Problem to work on:
The entries underneath need to be duplicated exactly, with none omitted.

Provided records:
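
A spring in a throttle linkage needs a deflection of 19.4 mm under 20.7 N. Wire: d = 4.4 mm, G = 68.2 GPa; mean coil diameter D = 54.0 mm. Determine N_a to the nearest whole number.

19

Required rate k = F/δ = 20.7/19.4 = 1.067 N/mm
N_a = Gd⁴/(8D³k) = (68.2×10³ × 4.4⁴)/(8 × 54.0³ × 1.067)
    = 2.5562e+07 / 1.34413e+06 = 19.02 → 19 coils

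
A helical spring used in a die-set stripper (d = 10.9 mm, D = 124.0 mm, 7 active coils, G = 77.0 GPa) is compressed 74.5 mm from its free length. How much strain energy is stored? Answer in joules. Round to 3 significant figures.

28.3 J

k = Gd⁴/(8D³N_a) = (77.0×10³)(10.9⁴)/(8·124.0³·7) = 10.18 N/mm
U = ½kδ² = 0.5 × 10.18 × 74.5² = 28251 N·mm = 28.251 J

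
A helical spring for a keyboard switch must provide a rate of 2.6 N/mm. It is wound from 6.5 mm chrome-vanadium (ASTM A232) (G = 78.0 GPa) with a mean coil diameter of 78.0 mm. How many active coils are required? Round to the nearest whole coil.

14

N_a = Gd⁴/(8D³k) = (78.0×10³ × 6.5⁴)/(8 × 78.0³ × 2.6)
    = 1.39235e+08 / 9.87068e+06 = 14.11 → 14 coils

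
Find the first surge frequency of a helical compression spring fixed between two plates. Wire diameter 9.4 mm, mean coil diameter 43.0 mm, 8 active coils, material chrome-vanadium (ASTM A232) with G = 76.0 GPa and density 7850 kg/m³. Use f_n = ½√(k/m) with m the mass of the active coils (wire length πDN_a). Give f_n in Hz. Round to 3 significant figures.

k = Gd⁴/(8D³N_a) = (76.0×10³)(9.4⁴)/(8·43.0³·8) = 116.61 N/mm = 1.1661e+05 N/m
Wire length L = πDN_a = π·43.0·8 = 1080.7 mm
m = ρ·(πd²/4)·L = 7850 × 69.398×10⁻⁶ m² × 1.0807 m = 0.58874 kg
f_n = ½√(k/m) = 0.5·√(1.1661e+05/0.58874) = 0.5·√(1.9807e+05) = 222.52 Hz

223 Hz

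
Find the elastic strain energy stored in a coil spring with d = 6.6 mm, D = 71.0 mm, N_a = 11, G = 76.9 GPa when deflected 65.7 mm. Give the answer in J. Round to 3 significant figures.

10.0 J

k = Gd⁴/(8D³N_a) = (76.9×10³)(6.6⁴)/(8·71.0³·11) = 4.6328 N/mm
U = ½kδ² = 0.5 × 4.6328 × 65.7² = 9998.7 N·mm = 9.9987 J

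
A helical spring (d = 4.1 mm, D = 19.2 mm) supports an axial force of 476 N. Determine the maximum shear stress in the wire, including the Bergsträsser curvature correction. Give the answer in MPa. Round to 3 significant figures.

445 MPa

Spring index C = D/d = 19.2/4.1 = 4.6829
K_B = (4C+2)/(4C−3) = 20.732/15.732 = 1.3178
τ₀ = 8FD/(πd³) = 8·476·19.2/(π·4.1³) = 73113.6/216.52 = 337.67 MPa
τ_max = K·τ₀ = 1.3178 × 337.67 = 445 MPa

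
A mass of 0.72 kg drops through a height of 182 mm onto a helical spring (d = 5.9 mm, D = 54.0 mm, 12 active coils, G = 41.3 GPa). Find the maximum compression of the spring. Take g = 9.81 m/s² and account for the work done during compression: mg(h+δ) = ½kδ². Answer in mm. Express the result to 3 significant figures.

30.1 mm

k = Gd⁴/(8D³N_a) = (41.3×10³)(5.9⁴)/(8·54.0³·12) = 3.3106 N/mm
W = mg = 0.72 × 9.81 = 7.0632 N
½kδ² − Wδ − Wh = 0 → δ = (W + √(W² + 2kWh))/k
δ = (7.0632 + √(49.889 + 8511.55))/3.3106 = (7.0632 + 92.528)/3.3106 = 30.083 mm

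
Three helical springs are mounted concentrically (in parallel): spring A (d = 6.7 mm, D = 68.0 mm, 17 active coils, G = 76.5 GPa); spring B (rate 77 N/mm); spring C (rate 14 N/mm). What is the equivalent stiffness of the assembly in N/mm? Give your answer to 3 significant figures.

k_A = Gd⁴/(8D³N_a) = (76.5×10³)(6.7⁴)/(8·68.0³·17) = 3.6049 N/mm
Parallel: k_eq = 3.6049 + 77 + 14 = 94.605 N/mm

94.6 N/mm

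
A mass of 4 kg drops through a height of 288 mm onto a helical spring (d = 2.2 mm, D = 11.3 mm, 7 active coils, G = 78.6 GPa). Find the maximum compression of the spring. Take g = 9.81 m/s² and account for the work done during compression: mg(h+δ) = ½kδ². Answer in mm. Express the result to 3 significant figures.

33.3 mm

k = Gd⁴/(8D³N_a) = (78.6×10³)(2.2⁴)/(8·11.3³·7) = 22.787 N/mm
W = mg = 4 × 9.81 = 39.24 N
½kδ² − Wδ − Wh = 0 → δ = (W + √(W² + 2kWh))/k
δ = (39.24 + √(1539.8 + 515041))/22.787 = (39.24 + 718.74)/22.787 = 33.263 mm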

Result below:
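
A spring in a throttle linkage needs a deflection of 19.4 mm under 20.7 N. Wire: d = 4.4 mm, G = 68.2 GPa; mean coil diameter D = 54.0 mm. Determine N_a to the nearest whole number.

19

Required rate k = F/δ = 20.7/19.4 = 1.067 N/mm
N_a = Gd⁴/(8D³k) = (68.2×10³ × 4.4⁴)/(8 × 54.0³ × 1.067)
    = 2.5562e+07 / 1.34413e+06 = 19.02 → 19 coils

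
A helical spring used in a die-set stripper (d = 10.9 mm, D = 124.0 mm, 7 active coils, G = 77.0 GPa) is compressed 74.5 mm from its free length. How much strain energy is stored? Answer in joules. Round to 3 significant figures.

28.3 J

k = Gd⁴/(8D³N_a) = (77.0×10³)(10.9⁴)/(8·124.0³·7) = 10.18 N/mm
U = ½kδ² = 0.5 × 10.18 × 74.5² = 28251 N·mm = 28.251 J

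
A helical spring for a keyboard switch must provide a rate of 2.6 N/mm. It is wound from 6.5 mm chrome-vanadium (ASTM A232) (G = 78.0 GPa) with a mean coil diameter of 78.0 mm. How many active coils are required? Round to the nearest whole coil.

14

N_a = Gd⁴/(8D³k) = (78.0×10³ × 6.5⁴)/(8 × 78.0³ × 2.6)
    = 1.39235e+08 / 9.87068e+06 = 14.11 → 14 coils

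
Find the first surge frequency of a helical compression spring fixed between two plates. Wire diameter 9.4 mm, mean coil diameter 43.0 mm, 8 active coils, material chrome-vanadium (ASTM A232) with G = 76.0 GPa and density 7850 kg/m³. Use f_n = ½√(k/m) with m the mass of the active coils (wire length πDN_a). Give f_n in Hz. Round to 3 significant figures.

k = Gd⁴/(8D³N_a) = (76.0×10³)(9.4⁴)/(8·43.0³·8) = 116.61 N/mm = 1.1661e+05 N/m
Wire length L = πDN_a = π·43.0·8 = 1080.7 mm
m = ρ·(πd²/4)·L = 7850 × 69.398×10⁻⁶ m² × 1.0807 m = 0.58874 kg
f_n = ½√(k/m) = 0.5·√(1.1661e+05/0.58874) = 0.5·√(1.9807e+05) = 222.52 Hz

223 Hz

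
Find the elastic strain energy stored in a coil spring with d = 6.6 mm, D = 71.0 mm, N_a = 11, G = 76.9 GPa when deflected 65.7 mm. Give the answer in J. Round to 3 significant figures.

10.0 J

k = Gd⁴/(8D³N_a) = (76.9×10³)(6.6⁴)/(8·71.0³·11) = 4.6328 N/mm
U = ½kδ² = 0.5 × 4.6328 × 65.7² = 9998.7 N·mm = 9.9987 J

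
A helical spring (d = 4.1 mm, D = 19.2 mm) supports an axial force of 476 N. Determine the maximum shear stress in the wire, including the Bergsträsser curvature correction. Give the answer in MPa. Round to 3 significant figures.

445 MPa

Spring index C = D/d = 19.2/4.1 = 4.6829
K_B = (4C+2)/(4C−3) = 20.732/15.732 = 1.3178
τ₀ = 8FD/(πd³) = 8·476·19.2/(π·4.1³) = 73113.6/216.52 = 337.67 MPa
τ_max = K·τ₀ = 1.3178 × 337.67 = 445 MPa

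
A mass of 0.72 kg drops through a height of 182 mm onto a helical spring (d = 5.9 mm, D = 54.0 mm, 12 active coils, G = 41.3 GPa). Find the maximum compression of the spring. Take g = 9.81 m/s² and account for the work done during compression: mg(h+δ) = ½kδ². Answer in mm. Express the result to 3 significant figures.

30.1 mm

k = Gd⁴/(8D³N_a) = (41.3×10³)(5.9⁴)/(8·54.0³·12) = 3.3106 N/mm
W = mg = 0.72 × 9.81 = 7.0632 N
½kδ² − Wδ − Wh = 0 → δ = (W + √(W² + 2kWh))/k
δ = (7.0632 + √(49.889 + 8511.55))/3.3106 = (7.0632 + 92.528)/3.3106 = 30.083 mm

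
Three helical springs are mounted concentrically (in parallel): spring A (d = 6.7 mm, D = 68.0 mm, 17 active coils, G = 76.5 GPa); spring B (rate 77 N/mm); spring C (rate 14 N/mm). What is the equivalent stiffness of the assembly in N/mm? Give your answer to 3 significant figures.

k_A = Gd⁴/(8D³N_a) = (76.5×10³)(6.7⁴)/(8·68.0³·17) = 3.6049 N/mm
Parallel: k_eq = 3.6049 + 77 + 14 = 94.605 N/mm

94.6 N/mm

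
A mass of 4 kg drops through a height of 288 mm onto a helical spring (d = 2.2 mm, D = 11.3 mm, 7 active coils, G = 78.6 GPa). Find the maximum compression of the spring. Take g = 9.81 m/s² and account for the work done during compression: mg(h+δ) = ½kδ². Answer in mm. Express the result to 3 significant figures.

33.3 mm

k = Gd⁴/(8D³N_a) = (78.6×10³)(2.2⁴)/(8·11.3³·7) = 22.787 N/mm
W = mg = 4 × 9.81 = 39.24 N
½kδ² − Wδ − Wh = 0 → δ = (W + √(W² + 2kWh))/k
δ = (39.24 + √(1539.8 + 515041))/22.787 = (39.24 + 718.74)/22.787 = 33.263 mm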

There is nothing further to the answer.